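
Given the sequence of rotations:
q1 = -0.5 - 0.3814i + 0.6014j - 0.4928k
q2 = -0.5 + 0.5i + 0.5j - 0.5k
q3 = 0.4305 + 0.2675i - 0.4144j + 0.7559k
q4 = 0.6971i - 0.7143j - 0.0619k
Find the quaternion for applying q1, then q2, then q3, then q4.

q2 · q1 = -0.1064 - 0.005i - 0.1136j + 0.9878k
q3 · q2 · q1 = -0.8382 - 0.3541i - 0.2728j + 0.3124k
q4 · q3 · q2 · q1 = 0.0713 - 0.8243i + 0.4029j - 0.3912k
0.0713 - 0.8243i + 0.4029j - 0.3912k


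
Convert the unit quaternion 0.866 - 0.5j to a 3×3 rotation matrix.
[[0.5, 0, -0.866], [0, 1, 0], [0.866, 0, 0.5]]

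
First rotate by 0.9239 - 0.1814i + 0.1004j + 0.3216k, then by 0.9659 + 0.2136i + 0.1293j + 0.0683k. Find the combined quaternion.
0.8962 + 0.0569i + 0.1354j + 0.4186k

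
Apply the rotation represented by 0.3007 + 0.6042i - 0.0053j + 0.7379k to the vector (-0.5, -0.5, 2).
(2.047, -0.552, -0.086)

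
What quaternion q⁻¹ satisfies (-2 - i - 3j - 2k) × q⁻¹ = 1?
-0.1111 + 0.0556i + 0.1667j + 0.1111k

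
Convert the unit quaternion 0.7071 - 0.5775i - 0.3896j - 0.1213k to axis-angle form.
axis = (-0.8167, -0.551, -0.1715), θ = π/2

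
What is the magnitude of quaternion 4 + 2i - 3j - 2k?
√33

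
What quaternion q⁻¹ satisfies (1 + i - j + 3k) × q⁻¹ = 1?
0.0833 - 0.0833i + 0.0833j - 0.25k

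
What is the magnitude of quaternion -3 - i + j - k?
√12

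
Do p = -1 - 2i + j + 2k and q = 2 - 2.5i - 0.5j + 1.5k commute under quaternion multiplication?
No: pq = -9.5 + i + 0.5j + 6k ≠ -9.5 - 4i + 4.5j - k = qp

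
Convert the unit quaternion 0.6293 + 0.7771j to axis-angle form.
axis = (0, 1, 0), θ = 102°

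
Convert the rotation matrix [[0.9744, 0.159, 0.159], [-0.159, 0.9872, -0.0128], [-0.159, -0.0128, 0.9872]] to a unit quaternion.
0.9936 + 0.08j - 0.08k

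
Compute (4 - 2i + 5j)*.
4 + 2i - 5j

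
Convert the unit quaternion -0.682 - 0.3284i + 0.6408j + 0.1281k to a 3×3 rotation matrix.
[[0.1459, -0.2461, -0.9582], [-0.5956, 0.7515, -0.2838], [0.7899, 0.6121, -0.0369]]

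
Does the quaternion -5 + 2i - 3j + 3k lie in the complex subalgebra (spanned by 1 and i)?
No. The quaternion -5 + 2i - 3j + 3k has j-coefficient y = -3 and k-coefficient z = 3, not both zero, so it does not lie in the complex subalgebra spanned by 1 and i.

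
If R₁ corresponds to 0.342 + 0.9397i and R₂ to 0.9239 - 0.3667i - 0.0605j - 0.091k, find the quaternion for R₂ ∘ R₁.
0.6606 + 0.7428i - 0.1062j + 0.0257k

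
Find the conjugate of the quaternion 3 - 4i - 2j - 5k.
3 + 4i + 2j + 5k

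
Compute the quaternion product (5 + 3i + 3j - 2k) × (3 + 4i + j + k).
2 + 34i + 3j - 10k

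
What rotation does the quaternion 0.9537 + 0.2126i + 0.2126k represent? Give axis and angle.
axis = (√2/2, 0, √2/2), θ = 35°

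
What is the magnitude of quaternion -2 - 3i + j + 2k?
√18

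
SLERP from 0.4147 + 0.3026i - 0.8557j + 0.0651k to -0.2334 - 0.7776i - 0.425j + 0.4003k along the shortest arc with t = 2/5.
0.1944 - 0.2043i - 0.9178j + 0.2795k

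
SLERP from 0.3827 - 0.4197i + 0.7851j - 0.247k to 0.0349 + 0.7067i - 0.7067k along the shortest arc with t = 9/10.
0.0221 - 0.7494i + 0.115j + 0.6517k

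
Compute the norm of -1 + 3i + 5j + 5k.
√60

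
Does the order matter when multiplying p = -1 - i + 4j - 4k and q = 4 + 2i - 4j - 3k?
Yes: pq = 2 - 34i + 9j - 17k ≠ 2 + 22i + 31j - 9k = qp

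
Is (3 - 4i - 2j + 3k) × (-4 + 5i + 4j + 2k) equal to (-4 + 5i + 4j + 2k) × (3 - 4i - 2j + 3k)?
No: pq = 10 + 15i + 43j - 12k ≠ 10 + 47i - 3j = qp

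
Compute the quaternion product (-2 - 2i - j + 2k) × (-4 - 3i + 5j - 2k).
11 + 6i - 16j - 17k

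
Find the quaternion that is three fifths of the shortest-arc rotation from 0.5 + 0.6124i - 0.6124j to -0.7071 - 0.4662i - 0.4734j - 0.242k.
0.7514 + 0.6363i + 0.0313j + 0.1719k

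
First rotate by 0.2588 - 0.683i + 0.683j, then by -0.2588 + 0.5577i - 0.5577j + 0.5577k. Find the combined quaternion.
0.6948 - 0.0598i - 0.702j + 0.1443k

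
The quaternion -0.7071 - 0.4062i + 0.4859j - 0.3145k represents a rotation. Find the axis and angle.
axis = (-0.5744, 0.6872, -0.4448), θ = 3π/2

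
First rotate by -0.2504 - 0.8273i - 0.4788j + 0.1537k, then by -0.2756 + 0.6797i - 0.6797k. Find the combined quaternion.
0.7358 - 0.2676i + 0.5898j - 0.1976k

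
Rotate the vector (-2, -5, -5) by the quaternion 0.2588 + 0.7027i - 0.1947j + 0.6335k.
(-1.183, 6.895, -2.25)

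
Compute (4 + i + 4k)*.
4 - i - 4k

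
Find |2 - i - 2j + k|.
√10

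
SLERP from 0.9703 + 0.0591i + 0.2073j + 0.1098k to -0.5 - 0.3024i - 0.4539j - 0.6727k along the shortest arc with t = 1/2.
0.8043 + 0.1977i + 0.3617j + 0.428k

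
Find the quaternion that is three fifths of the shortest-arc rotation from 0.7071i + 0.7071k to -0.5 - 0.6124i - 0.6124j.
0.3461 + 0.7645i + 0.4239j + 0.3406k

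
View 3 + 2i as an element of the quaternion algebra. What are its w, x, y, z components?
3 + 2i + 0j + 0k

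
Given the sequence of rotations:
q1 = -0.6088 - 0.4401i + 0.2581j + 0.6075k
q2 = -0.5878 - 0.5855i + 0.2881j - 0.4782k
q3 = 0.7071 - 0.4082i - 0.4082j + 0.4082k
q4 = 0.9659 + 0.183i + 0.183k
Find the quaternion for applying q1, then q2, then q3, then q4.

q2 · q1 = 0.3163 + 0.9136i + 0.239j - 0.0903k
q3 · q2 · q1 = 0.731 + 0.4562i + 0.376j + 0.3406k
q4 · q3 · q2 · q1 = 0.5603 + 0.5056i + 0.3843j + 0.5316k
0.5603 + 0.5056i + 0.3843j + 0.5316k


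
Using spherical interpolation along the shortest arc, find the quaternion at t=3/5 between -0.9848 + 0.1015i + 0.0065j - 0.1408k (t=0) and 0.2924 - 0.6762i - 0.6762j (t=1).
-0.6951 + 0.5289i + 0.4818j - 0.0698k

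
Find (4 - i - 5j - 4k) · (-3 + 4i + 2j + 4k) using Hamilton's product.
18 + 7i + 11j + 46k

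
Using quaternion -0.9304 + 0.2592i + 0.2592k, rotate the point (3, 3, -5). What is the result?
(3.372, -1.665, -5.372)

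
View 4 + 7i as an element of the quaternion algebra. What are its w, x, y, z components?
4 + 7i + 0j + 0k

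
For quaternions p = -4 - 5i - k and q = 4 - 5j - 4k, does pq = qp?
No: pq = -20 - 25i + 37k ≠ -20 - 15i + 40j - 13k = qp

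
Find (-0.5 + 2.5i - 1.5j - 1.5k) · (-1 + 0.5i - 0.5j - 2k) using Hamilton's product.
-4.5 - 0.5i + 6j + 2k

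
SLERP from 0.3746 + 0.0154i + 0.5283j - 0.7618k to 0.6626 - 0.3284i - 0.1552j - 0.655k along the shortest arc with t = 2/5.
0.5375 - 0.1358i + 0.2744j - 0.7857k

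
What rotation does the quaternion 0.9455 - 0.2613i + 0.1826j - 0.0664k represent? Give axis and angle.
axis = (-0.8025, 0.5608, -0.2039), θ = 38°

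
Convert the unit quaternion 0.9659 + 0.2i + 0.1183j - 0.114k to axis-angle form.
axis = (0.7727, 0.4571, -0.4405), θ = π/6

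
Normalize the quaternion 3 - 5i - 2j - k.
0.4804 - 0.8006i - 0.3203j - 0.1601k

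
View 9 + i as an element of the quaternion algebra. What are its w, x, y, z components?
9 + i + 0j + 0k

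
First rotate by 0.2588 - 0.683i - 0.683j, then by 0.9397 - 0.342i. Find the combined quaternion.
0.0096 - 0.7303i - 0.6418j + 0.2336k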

*Assignment*:
Give an exact copy of the lines above from the line with "q2 = -0.5878 - 0.5855i + 0.2881j - 0.4782k" up to and including the line with "q4 = 0.9659 + 0.183i + 0.183k", and leave everything else out.

*Result for this exercise*:
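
q2 = -0.5878 - 0.5855i + 0.2881j - 0.4782k
q3 = 0.7071 - 0.4082i - 0.4082j + 0.4082k
q4 = 0.9659 + 0.183i + 0.183k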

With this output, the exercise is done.